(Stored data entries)
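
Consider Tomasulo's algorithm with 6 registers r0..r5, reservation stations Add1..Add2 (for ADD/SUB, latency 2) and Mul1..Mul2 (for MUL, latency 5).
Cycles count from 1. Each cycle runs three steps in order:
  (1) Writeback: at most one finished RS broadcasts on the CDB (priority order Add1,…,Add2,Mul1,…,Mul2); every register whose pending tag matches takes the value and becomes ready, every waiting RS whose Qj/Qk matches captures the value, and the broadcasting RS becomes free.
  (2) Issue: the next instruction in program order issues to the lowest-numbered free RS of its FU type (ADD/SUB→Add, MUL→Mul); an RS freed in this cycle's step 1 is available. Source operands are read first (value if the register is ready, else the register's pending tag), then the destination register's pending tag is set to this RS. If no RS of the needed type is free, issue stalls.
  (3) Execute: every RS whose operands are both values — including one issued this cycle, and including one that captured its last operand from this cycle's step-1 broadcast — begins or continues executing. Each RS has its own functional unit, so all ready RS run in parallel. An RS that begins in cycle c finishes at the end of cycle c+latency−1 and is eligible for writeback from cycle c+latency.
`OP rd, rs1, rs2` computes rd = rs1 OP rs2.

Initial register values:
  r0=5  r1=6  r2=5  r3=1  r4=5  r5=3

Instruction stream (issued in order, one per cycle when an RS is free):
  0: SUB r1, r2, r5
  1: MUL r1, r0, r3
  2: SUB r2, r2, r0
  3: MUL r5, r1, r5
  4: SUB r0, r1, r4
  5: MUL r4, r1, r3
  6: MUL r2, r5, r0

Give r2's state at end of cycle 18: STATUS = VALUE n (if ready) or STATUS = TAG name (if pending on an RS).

cycle 1: issue SUB r1<-Add1 // r0:5,r1:Add1,r2:5,r3:1,r4:5,r5:3
cycle 2: issue MUL r1<-Mul1 // r0:5,r1:Mul1,r2:5,r3:1,r4:5,r5:3
cycle 3: CDB Add1=2; issue SUB r2<-Add1 // r0:5,r1:Mul1,r2:Add1,r3:1,r4:5,r5:3
cycle 4: issue MUL r5<-Mul2 // r0:5,r1:Mul1,r2:Add1,r3:1,r4:5,r5:Mul2
cycle 5: CDB Add1=0; issue SUB r0<-Add1 // r0:Add1,r1:Mul1,r2:0,r3:1,r4:5,r5:Mul2
cycle 6: stall // r0:Add1,r1:Mul1,r2:0,r3:1,r4:5,r5:Mul2
cycle 7: CDB Mul1=5; issue MUL r4<-Mul1 // r0:Add1,r1:5,r2:0,r3:1,r4:Mul1,r5:Mul2
cycle 8: stall // r0:Add1,r1:5,r2:0,r3:1,r4:Mul1,r5:Mul2
cycle 9: CDB Add1=0; stall // r0:0,r1:5,r2:0,r3:1,r4:Mul1,r5:Mul2
cycle 10: stall // r0:0,r1:5,r2:0,r3:1,r4:Mul1,r5:Mul2
cycle 11: stall // r0:0,r1:5,r2:0,r3:1,r4:Mul1,r5:Mul2
cycle 12: CDB Mul1=5; issue MUL r2<-Mul1 // r0:0,r1:5,r2:Mul1,r3:1,r4:5,r5:Mul2
cycle 13: CDB Mul2=15 // r0:0,r1:5,r2:Mul1,r3:1,r4:5,r5:15
cycle 14: - // r0:0,r1:5,r2:Mul1,r3:1,r4:5,r5:15
cycle 15: - // r0:0,r1:5,r2:Mul1,r3:1,r4:5,r5:15
cycle 16: - // r0:0,r1:5,r2:Mul1,r3:1,r4:5,r5:15
cycle 17: - // r0:0,r1:5,r2:Mul1,r3:1,r4:5,r5:15
cycle 18: CDB Mul1=0 // r0:0,r1:5,r2:0,r3:1,r4:5,r5:15

STATUS = VALUE 0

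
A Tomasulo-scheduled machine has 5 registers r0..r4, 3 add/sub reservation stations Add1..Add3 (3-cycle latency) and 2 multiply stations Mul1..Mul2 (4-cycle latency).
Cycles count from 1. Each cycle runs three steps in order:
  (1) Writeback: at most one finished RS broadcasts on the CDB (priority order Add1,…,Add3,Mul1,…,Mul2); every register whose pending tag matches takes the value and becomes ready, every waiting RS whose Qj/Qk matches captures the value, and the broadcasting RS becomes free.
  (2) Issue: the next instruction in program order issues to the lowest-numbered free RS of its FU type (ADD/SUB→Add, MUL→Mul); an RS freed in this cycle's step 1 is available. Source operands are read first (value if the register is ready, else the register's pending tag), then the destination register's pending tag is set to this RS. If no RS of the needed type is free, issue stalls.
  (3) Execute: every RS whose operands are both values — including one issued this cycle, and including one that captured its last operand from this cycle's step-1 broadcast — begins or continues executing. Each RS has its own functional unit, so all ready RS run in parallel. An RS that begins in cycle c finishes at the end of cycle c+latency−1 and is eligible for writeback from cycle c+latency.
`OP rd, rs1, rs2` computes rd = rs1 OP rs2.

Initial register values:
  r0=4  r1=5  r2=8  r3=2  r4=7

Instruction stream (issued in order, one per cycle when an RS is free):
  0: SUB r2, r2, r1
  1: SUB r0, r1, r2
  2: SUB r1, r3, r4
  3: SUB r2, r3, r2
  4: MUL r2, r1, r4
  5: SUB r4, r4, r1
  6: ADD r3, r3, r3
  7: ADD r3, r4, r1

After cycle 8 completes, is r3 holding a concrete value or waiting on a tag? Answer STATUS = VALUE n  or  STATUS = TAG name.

c1: issue SUB r2<-Add1 | r0:4,r1:5,r2:Add1,r3:2,r4:7
c2: issue SUB r0<-Add2 | r0:Add2,r1:5,r2:Add1,r3:2,r4:7
c3: issue SUB r1<-Add3 | r0:Add2,r1:Add3,r2:Add1,r3:2,r4:7
c4: CDB Add1=3; issue SUB r2<-Add1 | r0:Add2,r1:Add3,r2:Add1,r3:2,r4:7
c5: issue MUL r2<-Mul1 | r0:Add2,r1:Add3,r2:Mul1,r3:2,r4:7
c6: CDB Add3=-5; issue SUB r4<-Add3 | r0:Add2,r1:-5,r2:Mul1,r3:2,r4:Add3
c7: CDB Add1=-1; issue ADD r3<-Add1 | r0:Add2,r1:-5,r2:Mul1,r3:Add1,r4:Add3
c8: CDB Add2=2; issue ADD r3<-Add2 | r0:2,r1:-5,r2:Mul1,r3:Add2,r4:Add3

STATUS = TAG Add2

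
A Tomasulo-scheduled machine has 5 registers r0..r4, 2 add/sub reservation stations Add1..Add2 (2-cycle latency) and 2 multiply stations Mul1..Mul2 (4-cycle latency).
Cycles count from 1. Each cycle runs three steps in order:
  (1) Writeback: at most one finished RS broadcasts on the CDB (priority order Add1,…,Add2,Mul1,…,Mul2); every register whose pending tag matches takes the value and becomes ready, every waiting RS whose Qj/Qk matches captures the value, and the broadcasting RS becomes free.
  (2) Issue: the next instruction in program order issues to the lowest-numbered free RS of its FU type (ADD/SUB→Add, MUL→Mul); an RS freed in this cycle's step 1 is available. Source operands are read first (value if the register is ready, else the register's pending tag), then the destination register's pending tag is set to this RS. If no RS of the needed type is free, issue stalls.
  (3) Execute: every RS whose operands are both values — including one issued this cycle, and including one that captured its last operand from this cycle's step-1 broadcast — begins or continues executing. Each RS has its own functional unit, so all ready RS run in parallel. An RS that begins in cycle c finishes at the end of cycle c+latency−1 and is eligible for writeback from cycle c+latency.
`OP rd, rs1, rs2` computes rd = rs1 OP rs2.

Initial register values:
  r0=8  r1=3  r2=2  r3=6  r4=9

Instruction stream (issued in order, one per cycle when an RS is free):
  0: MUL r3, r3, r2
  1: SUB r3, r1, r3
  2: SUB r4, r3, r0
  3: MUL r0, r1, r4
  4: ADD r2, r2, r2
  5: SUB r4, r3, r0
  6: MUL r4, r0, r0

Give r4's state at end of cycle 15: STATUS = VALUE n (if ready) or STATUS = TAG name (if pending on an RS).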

**Task directions**: In the entries above, find the line with "2: SUB r2, r2, r0" and the line with "6: MUL r2, r5, r0", then set down exactly those two and every line between them, nothing else.

**Solved problem**:
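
  2: SUB r2, r2, r0
  3: MUL r5, r1, r5
  4: SUB r0, r1, r4
  5: MUL r4, r1, r3
  6: MUL r2, r5, r0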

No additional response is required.